───── DATA FOR THIS EXERCISE

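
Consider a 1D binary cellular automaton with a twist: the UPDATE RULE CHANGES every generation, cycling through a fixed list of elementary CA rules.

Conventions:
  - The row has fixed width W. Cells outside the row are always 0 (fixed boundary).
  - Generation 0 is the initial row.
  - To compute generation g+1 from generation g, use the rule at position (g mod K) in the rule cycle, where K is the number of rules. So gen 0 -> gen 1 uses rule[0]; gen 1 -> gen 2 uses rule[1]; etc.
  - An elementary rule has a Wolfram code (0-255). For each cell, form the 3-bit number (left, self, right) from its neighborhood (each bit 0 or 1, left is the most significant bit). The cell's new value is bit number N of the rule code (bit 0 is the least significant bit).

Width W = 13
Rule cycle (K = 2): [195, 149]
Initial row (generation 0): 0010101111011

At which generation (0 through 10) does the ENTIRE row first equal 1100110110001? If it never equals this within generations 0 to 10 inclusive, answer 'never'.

Answer: 10

Derivation:
Gen 0: 0010101111011
Gen 1 (rule 195): 1100000111001
Gen 2 (rule 149): 0011110010101
Gen 3 (rule 195): 1101110100000
Gen 4 (rule 149): 0000100111111
Gen 5 (rule 195): 1111001011111
Gen 6 (rule 149): 0110101001110
Gen 7 (rule 195): 1010000010110
Gen 8 (rule 149): 1011111010001
Gen 9 (rule 195): 0001111000110
Gen 10 (rule 149): 1100110110001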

──────────

* [TASK DIRECTIONS]
Your reply must be the entries above, returned word for word.

* [OUTPUT FOR THIS EXERCISE]
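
Consider a 1D binary cellular automaton with a twist: the UPDATE RULE CHANGES every generation, cycling through a fixed list of elementary CA rules.

Conventions:
  - The row has fixed width W. Cells outside the row are always 0 (fixed boundary).
  - Generation 0 is the initial row.
  - To compute generation g+1 from generation g, use the rule at position (g mod K) in the rule cycle, where K is the number of rules. So gen 0 -> gen 1 uses rule[0]; gen 1 -> gen 2 uses rule[1]; etc.
  - An elementary rule has a Wolfram code (0-255). For each cell, form the 3-bit number (left, self, right) from its neighborhood (each bit 0 or 1, left is the most significant bit). The cell's new value is bit number N of the rule code (bit 0 is the least significant bit).

Width W = 13
Rule cycle (K = 2): [195, 149]
Initial row (generation 0): 0010101111011

At which generation (0 through 10) does the ENTIRE row first equal 1100110110001? If it never equals this within generations 0 to 10 inclusive, answer 'never'.

Answer: 10

Derivation:
Gen 0: 0010101111011
Gen 1 (rule 195): 1100000111001
Gen 2 (rule 149): 0011110010101
Gen 3 (rule 195): 1101110100000
Gen 4 (rule 149): 0000100111111
Gen 5 (rule 195): 1111001011111
Gen 6 (rule 149): 0110101001110
Gen 7 (rule 195): 1010000010110
Gen 8 (rule 149): 1011111010001
Gen 9 (rule 195): 0001111000110
Gen 10 (rule 149): 1100110110001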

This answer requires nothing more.